Having read the material, return every line of it exactly.
*** Opening of SOURCE INFORMATION ***
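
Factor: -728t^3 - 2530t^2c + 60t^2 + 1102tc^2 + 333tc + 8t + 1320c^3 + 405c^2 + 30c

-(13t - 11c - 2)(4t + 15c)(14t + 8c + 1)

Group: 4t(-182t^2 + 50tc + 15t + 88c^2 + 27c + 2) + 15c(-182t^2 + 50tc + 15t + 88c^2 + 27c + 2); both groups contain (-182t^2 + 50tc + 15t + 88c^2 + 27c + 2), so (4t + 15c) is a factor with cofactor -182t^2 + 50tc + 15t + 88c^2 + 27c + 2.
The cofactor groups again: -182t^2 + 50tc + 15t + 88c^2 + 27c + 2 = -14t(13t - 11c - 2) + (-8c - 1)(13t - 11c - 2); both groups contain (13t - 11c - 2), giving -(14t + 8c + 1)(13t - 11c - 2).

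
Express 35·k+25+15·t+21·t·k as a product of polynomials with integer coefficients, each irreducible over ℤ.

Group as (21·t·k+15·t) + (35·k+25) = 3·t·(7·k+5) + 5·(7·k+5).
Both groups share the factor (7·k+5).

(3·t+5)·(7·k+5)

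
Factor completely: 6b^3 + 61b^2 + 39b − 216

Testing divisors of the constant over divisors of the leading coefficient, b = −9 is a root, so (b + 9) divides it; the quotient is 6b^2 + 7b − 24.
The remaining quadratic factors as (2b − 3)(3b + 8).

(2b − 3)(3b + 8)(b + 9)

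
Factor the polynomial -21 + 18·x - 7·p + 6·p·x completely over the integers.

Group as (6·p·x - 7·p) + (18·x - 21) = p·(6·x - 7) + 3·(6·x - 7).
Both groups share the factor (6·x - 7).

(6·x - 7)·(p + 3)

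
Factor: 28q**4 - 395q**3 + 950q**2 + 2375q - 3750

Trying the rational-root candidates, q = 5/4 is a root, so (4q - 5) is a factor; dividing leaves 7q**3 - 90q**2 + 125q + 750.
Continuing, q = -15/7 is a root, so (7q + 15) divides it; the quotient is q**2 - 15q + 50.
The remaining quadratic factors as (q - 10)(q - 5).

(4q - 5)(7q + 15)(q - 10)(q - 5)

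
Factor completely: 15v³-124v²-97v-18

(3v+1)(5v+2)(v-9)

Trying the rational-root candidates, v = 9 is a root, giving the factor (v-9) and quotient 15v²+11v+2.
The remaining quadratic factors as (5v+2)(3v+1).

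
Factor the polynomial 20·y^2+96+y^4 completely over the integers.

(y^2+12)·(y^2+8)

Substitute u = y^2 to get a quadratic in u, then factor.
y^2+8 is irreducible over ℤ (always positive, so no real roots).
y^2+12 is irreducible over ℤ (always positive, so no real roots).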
*** Close of SOURCE INFORMATION ***
TASK RESULT.
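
Factor: -728t^3 - 2530t^2c + 60t^2 + 1102tc^2 + 333tc + 8t + 1320c^3 + 405c^2 + 30c

-(13t - 11c - 2)(4t + 15c)(14t + 8c + 1)

Group: 4t(-182t^2 + 50tc + 15t + 88c^2 + 27c + 2) + 15c(-182t^2 + 50tc + 15t + 88c^2 + 27c + 2); both groups contain (-182t^2 + 50tc + 15t + 88c^2 + 27c + 2), so (4t + 15c) is a factor with cofactor -182t^2 + 50tc + 15t + 88c^2 + 27c + 2.
The cofactor groups again: -182t^2 + 50tc + 15t + 88c^2 + 27c + 2 = -14t(13t - 11c - 2) + (-8c - 1)(13t - 11c - 2); both groups contain (13t - 11c - 2), giving -(14t + 8c + 1)(13t - 11c - 2).

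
Express 35·k+25+15·t+21·t·k as a product of polynomials with integer coefficients, each irreducible over ℤ.

Group as (21·t·k+15·t) + (35·k+25) = 3·t·(7·k+5) + 5·(7·k+5).
Both groups share the factor (7·k+5).

(3·t+5)·(7·k+5)

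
Factor completely: 6b^3 + 61b^2 + 39b − 216

Testing divisors of the constant over divisors of the leading coefficient, b = −9 is a root, so (b + 9) divides it; the quotient is 6b^2 + 7b − 24.
The remaining quadratic factors as (2b − 3)(3b + 8).

(2b − 3)(3b + 8)(b + 9)

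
Factor the polynomial -21 + 18·x - 7·p + 6·p·x completely over the integers.

Group as (6·p·x - 7·p) + (18·x - 21) = p·(6·x - 7) + 3·(6·x - 7).
Both groups share the factor (6·x - 7).

(6·x - 7)·(p + 3)

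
Factor: 28q**4 - 395q**3 + 950q**2 + 2375q - 3750

Trying the rational-root candidates, q = 5/4 is a root, so (4q - 5) is a factor; dividing leaves 7q**3 - 90q**2 + 125q + 750.
Continuing, q = -15/7 is a root, so (7q + 15) divides it; the quotient is q**2 - 15q + 50.
The remaining quadratic factors as (q - 10)(q - 5).

(4q - 5)(7q + 15)(q - 10)(q - 5)

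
Factor completely: 15v³-124v²-97v-18

(3v+1)(5v+2)(v-9)

Trying the rational-root candidates, v = 9 is a root, giving the factor (v-9) and quotient 15v²+11v+2.
The remaining quadratic factors as (5v+2)(3v+1).

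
Factor the polynomial 20·y^2+96+y^4 completely over the integers.

(y^2+12)·(y^2+8)

Substitute u = y^2 to get a quadratic in u, then factor.
y^2+8 is irreducible over ℤ (always positive, so no real roots).
y^2+12 is irreducible over ℤ (always positive, so no real roots).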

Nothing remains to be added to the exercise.